EXERCISE: Repeat all of the data precisely.

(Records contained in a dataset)
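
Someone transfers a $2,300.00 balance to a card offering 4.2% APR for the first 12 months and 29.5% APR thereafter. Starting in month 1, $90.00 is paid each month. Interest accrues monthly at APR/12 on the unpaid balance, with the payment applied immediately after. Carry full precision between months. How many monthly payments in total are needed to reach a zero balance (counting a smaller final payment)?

Promo months 1–12 at r₀ = 4.2%/12 = 0.0035; months 13+ at r₁ = 29.5%/12 = 0.0245833.
After month 12: iterate B ← B·(1+r₀) − $90.00 for 12 months → $1,297.45.
Then at r₁ with $90.00/mo: n₂ = −ln(1 − r₁·B/P)/ln(1+r₁) ≈ 18.02 → 19 more payments.

31 months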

RESPONSE:
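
Someone transfers a $2,300.00 balance to a card offering 4.2% APR for the first 12 months and 29.5% APR thereafter. Starting in month 1, $90.00 is paid each month. Interest accrues monthly at APR/12 on the unpaid balance, with the payment applied immediately after. Carry full precision between months. How many monthly payments in total are needed to reach a zero balance (counting a smaller final payment)?

Promo months 1–12 at r₀ = 4.2%/12 = 0.0035; months 13+ at r₁ = 29.5%/12 = 0.0245833.
After month 12: iterate B ← B·(1+r₀) − $90.00 for 12 months → $1,297.45.
Then at r₁ with $90.00/mo: n₂ = −ln(1 − r₁·B/P)/ln(1+r₁) ≈ 18.02 → 19 more payments.

31 months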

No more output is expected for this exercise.